▶ [Task brief]:
Take the listing below and reproduce it in full. Change nothing.

= = = =

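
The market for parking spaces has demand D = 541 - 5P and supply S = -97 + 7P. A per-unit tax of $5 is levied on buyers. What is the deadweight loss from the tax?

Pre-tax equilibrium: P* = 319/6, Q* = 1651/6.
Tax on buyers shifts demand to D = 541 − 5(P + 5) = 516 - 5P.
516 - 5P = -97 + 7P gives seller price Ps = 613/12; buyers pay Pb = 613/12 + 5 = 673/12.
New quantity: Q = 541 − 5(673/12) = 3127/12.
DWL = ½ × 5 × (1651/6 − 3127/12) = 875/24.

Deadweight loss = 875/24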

= = = =

▶ [Finished exercise]:
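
The market for parking spaces has demand D = 541 - 5P and supply S = -97 + 7P. A per-unit tax of $5 is levied on buyers. What is the deadweight loss from the tax?

Pre-tax equilibrium: P* = 319/6, Q* = 1651/6.
Tax on buyers shifts demand to D = 541 − 5(P + 5) = 516 - 5P.
516 - 5P = -97 + 7P gives seller price Ps = 613/12; buyers pay Pb = 613/12 + 5 = 673/12.
New quantity: Q = 541 − 5(673/12) = 3127/12.
DWL = ½ × 5 × (1651/6 − 3127/12) = 875/24.

Deadweight loss = 875/24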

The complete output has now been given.